▶ WHAT IS BEING ASKED
The expected output is each line in the data below that includes the string "local".

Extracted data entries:

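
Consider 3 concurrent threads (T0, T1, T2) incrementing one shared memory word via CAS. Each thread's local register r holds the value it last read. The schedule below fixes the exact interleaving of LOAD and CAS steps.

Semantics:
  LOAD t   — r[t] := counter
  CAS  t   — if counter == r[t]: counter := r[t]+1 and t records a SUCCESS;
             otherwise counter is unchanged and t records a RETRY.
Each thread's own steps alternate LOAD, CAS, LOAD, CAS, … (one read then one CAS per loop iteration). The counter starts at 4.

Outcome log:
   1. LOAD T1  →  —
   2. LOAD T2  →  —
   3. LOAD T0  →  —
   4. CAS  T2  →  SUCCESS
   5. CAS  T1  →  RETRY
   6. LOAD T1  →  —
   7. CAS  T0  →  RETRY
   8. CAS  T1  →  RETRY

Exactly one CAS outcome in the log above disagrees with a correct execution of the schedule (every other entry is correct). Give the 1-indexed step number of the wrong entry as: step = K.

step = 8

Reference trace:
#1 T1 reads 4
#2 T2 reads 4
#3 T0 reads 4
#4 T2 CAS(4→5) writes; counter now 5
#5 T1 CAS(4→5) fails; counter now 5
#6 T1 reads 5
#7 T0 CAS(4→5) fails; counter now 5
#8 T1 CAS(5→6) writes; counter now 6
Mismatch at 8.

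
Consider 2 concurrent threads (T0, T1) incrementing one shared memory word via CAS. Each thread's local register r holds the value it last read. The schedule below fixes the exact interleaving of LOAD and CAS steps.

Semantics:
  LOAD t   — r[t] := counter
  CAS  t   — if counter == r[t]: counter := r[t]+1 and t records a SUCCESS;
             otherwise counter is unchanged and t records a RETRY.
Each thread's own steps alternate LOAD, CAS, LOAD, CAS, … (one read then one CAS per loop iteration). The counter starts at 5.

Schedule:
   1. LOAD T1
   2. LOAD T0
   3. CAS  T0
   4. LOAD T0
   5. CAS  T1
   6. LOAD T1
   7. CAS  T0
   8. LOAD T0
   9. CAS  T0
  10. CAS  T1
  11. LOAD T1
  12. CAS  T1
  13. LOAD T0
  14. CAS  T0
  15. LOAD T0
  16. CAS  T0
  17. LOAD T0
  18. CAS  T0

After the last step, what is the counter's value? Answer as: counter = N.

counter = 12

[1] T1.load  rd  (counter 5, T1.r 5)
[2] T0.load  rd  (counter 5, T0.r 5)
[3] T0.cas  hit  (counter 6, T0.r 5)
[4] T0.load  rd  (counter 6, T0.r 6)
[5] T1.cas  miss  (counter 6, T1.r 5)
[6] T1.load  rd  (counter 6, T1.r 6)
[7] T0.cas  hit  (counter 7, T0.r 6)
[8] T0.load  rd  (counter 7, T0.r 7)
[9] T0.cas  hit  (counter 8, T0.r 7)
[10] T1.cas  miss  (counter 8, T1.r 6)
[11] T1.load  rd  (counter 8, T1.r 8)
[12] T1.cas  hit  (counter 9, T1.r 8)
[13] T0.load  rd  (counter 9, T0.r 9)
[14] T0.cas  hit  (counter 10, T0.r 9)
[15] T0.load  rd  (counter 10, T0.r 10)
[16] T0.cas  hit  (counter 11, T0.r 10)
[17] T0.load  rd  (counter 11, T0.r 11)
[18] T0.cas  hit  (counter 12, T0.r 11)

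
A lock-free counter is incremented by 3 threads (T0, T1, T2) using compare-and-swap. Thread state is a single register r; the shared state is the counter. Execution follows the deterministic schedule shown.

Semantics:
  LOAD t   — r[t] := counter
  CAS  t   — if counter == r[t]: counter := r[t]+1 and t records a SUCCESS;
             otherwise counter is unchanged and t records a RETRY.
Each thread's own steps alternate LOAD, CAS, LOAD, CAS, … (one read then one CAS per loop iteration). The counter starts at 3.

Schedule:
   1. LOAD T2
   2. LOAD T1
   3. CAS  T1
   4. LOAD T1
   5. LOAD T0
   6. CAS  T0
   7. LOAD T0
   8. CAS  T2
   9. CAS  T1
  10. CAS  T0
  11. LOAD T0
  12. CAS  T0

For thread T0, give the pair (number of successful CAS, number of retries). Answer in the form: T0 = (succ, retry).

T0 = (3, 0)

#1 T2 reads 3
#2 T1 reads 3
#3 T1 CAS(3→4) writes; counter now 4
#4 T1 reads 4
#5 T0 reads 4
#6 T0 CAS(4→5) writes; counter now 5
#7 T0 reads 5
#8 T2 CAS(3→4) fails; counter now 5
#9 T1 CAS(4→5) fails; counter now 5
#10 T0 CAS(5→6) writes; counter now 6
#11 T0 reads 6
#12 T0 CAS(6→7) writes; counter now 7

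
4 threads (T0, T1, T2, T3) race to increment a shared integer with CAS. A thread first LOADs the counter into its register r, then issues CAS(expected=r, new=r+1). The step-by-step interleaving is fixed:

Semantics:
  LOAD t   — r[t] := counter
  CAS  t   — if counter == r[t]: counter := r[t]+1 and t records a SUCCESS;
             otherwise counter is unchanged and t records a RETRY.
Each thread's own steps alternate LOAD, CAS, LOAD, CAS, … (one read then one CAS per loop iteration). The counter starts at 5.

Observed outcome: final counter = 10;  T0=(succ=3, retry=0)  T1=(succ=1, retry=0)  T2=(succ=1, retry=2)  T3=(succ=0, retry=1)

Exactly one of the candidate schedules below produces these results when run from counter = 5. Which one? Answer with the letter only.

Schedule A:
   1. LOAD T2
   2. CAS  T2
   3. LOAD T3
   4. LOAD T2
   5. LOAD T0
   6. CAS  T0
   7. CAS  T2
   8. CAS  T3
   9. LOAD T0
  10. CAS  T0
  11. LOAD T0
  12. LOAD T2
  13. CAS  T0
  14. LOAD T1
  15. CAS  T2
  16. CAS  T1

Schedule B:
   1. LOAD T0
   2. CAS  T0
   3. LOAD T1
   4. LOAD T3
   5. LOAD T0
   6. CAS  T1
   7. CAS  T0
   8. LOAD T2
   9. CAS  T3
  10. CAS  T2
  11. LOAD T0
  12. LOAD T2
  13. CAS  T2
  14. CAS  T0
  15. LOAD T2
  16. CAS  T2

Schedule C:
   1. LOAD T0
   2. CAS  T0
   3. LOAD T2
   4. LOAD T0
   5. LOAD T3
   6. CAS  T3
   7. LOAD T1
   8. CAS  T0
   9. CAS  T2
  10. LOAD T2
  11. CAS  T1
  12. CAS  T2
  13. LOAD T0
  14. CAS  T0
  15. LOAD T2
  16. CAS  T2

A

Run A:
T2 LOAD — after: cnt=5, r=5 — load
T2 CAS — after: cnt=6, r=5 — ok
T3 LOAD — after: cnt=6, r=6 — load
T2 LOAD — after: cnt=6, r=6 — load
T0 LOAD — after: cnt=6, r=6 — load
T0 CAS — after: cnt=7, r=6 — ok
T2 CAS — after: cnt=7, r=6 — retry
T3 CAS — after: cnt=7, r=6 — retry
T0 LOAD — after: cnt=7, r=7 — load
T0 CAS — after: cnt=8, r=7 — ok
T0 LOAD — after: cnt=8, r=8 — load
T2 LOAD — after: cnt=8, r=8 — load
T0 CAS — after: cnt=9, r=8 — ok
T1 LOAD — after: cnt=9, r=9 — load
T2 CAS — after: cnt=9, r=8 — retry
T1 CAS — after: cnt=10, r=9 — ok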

...

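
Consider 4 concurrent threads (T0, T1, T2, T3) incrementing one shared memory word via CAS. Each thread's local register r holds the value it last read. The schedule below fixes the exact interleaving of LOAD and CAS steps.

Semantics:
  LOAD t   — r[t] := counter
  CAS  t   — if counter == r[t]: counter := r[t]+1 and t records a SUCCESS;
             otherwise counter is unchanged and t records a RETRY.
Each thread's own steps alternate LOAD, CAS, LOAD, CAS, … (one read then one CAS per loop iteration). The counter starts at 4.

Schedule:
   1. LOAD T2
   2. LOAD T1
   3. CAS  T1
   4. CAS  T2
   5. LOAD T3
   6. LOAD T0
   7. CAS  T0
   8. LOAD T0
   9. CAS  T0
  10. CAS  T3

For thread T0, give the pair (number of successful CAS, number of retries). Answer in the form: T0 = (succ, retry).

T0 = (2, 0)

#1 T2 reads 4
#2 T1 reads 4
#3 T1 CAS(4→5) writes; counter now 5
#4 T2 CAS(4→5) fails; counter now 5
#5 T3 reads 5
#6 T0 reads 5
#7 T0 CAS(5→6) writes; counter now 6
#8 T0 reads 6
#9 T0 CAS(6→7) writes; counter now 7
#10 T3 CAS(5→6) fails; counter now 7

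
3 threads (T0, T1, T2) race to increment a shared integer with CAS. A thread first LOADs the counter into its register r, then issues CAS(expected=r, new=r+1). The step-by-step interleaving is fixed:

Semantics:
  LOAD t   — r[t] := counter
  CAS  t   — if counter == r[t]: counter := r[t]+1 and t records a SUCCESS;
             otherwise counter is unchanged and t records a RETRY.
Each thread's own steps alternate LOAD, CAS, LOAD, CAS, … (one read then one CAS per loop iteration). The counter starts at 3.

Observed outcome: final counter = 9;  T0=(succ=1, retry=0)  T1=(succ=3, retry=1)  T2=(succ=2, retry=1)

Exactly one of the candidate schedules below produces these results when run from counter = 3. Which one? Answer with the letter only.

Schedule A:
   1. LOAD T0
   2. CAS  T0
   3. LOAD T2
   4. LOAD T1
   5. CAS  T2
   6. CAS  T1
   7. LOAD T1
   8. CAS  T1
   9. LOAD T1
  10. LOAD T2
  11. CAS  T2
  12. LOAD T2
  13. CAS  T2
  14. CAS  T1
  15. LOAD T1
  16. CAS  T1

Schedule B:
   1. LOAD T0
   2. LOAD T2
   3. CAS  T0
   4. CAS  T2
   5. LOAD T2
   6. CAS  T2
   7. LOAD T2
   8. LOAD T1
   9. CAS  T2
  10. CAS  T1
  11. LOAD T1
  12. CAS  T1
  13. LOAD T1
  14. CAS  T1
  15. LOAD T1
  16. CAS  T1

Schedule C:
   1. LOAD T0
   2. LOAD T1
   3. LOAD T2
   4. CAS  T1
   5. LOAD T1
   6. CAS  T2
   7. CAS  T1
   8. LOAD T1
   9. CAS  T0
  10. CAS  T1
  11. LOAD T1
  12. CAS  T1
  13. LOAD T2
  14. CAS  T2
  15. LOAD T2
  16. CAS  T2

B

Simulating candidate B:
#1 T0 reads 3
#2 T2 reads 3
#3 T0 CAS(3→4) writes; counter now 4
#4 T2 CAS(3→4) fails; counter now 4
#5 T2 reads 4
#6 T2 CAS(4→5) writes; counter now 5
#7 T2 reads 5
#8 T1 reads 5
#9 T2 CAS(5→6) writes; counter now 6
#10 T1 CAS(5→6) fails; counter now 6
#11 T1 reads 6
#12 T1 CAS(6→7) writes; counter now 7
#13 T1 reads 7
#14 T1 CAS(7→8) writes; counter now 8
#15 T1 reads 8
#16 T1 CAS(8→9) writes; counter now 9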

▶ TASK OUTPUT
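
Consider 3 concurrent threads (T0, T1, T2) incrementing one shared memory word via CAS. Each thread's local register r holds the value it last read. The schedule below fixes the exact interleaving of LOAD and CAS steps.
Consider 2 concurrent threads (T0, T1) incrementing one shared memory word via CAS. Each thread's local register r holds the value it last read. The schedule below fixes the exact interleaving of LOAD and CAS steps.
Consider 4 concurrent threads (T0, T1, T2, T3) incrementing one shared memory word via CAS. Each thread's local register r holds the value it last read. The schedule below fixes the exact interleaving of LOAD and CAS steps.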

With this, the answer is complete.